### WHAT TO DO
Copy out each line featuring the string "level" from the entries beneath.

======== SOURCE MATERIAL

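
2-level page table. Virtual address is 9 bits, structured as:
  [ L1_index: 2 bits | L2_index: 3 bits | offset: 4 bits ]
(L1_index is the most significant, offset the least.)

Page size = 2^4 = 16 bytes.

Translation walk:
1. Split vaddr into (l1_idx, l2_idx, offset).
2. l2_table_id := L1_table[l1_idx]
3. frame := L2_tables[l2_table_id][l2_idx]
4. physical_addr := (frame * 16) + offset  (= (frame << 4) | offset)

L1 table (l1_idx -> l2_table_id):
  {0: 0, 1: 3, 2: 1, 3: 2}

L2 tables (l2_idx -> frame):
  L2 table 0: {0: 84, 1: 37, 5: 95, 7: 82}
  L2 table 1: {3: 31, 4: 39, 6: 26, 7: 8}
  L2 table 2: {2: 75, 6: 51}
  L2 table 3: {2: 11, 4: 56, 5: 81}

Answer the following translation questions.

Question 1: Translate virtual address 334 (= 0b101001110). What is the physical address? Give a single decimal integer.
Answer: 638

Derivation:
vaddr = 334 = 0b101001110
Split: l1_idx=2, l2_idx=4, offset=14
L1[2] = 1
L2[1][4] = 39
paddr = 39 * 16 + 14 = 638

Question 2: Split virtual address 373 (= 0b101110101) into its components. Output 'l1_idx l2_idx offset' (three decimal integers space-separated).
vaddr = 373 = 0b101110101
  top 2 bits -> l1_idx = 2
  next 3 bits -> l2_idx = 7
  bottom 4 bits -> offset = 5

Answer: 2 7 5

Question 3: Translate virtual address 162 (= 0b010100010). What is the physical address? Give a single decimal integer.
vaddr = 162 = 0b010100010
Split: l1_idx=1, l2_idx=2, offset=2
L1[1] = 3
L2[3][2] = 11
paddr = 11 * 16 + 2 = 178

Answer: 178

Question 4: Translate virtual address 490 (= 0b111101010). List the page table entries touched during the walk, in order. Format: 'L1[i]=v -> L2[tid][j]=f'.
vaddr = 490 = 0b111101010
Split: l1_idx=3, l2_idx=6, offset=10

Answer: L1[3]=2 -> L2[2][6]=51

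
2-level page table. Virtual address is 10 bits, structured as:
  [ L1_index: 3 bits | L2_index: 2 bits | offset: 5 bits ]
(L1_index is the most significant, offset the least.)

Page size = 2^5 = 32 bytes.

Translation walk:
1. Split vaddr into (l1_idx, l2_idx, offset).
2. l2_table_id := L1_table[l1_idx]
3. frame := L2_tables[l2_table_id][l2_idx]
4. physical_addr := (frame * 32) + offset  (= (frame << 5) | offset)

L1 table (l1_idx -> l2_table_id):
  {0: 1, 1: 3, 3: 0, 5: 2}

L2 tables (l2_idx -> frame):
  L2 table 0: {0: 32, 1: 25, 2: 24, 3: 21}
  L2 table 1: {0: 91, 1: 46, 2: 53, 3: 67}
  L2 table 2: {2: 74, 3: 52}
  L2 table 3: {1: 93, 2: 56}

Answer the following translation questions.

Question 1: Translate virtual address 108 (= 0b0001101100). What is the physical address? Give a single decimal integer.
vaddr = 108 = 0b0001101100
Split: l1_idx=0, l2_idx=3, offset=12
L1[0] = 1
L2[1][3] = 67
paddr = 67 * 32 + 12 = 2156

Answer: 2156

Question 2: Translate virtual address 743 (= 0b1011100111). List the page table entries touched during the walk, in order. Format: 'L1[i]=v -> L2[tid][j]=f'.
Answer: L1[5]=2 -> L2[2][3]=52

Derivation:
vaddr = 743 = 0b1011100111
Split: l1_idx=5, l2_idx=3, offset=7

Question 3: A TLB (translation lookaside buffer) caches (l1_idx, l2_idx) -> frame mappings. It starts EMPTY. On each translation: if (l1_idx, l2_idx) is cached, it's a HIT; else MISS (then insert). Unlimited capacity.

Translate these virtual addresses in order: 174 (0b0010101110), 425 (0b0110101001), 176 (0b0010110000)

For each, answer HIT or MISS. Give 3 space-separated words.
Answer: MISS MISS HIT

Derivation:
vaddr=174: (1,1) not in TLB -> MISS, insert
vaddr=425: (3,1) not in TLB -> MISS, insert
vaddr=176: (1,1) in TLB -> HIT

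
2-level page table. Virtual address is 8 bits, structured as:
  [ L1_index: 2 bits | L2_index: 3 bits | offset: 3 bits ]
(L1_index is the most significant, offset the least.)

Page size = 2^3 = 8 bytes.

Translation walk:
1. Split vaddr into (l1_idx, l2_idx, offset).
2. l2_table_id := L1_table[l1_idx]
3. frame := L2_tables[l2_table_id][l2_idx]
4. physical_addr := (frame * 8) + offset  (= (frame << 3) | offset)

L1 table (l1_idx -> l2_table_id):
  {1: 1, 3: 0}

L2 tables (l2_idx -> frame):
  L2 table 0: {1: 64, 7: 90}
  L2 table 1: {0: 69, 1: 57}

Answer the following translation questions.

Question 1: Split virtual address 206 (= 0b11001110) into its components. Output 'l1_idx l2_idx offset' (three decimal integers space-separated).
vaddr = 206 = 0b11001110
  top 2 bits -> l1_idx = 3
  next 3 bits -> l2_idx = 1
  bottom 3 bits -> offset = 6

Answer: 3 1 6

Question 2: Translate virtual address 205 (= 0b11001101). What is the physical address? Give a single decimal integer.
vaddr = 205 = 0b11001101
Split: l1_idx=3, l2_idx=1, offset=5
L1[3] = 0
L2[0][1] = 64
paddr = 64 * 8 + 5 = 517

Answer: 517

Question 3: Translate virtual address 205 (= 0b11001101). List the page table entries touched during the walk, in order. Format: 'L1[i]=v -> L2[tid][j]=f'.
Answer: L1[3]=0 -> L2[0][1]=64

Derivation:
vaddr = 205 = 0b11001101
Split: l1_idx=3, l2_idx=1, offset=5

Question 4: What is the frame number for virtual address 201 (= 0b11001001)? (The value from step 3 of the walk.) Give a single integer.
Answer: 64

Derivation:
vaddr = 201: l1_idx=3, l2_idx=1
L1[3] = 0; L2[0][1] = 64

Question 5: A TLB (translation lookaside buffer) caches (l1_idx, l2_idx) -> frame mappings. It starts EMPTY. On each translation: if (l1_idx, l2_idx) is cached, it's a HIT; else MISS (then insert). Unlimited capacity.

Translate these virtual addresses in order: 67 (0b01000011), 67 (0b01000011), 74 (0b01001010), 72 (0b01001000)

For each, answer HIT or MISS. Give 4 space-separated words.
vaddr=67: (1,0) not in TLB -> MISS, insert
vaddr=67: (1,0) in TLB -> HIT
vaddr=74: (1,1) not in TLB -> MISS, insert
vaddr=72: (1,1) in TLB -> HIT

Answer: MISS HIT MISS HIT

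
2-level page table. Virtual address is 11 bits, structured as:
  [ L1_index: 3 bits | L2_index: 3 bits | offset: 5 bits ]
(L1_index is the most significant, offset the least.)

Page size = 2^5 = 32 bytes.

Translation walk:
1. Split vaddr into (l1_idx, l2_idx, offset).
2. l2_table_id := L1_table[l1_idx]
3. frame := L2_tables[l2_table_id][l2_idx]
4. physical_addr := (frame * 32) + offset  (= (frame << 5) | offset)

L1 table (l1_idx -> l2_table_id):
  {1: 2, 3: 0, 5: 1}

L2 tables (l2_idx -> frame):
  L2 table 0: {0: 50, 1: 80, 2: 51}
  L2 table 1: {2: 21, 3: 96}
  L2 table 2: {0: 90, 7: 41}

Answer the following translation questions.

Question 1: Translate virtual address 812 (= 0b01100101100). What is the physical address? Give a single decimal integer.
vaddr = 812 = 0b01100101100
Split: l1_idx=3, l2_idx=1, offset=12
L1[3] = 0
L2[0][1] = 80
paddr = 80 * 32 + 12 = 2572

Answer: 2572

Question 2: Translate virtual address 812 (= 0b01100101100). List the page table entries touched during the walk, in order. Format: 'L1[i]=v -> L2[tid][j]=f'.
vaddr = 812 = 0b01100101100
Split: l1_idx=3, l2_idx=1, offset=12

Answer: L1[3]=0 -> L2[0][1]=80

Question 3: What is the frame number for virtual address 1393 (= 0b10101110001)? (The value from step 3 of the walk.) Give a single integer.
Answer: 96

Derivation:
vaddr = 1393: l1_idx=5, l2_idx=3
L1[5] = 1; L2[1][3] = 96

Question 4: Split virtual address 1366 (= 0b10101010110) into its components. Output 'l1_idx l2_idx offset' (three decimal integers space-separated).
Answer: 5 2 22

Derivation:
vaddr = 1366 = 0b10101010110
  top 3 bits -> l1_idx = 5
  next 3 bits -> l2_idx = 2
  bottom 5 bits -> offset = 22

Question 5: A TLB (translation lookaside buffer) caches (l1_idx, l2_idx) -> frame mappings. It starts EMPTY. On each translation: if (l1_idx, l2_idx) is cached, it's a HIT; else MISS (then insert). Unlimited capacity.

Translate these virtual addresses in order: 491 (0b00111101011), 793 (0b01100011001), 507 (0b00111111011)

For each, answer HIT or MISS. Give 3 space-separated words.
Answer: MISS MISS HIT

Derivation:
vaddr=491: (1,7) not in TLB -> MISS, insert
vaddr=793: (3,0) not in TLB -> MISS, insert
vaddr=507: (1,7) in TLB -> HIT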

================

### RESULT FOR THIS TASK
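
2-level page table. Virtual address is 9 bits, structured as:
2-level page table. Virtual address is 10 bits, structured as:
2-level page table. Virtual address is 8 bits, structured as:
2-level page table. Virtual address is 11 bits, structured as: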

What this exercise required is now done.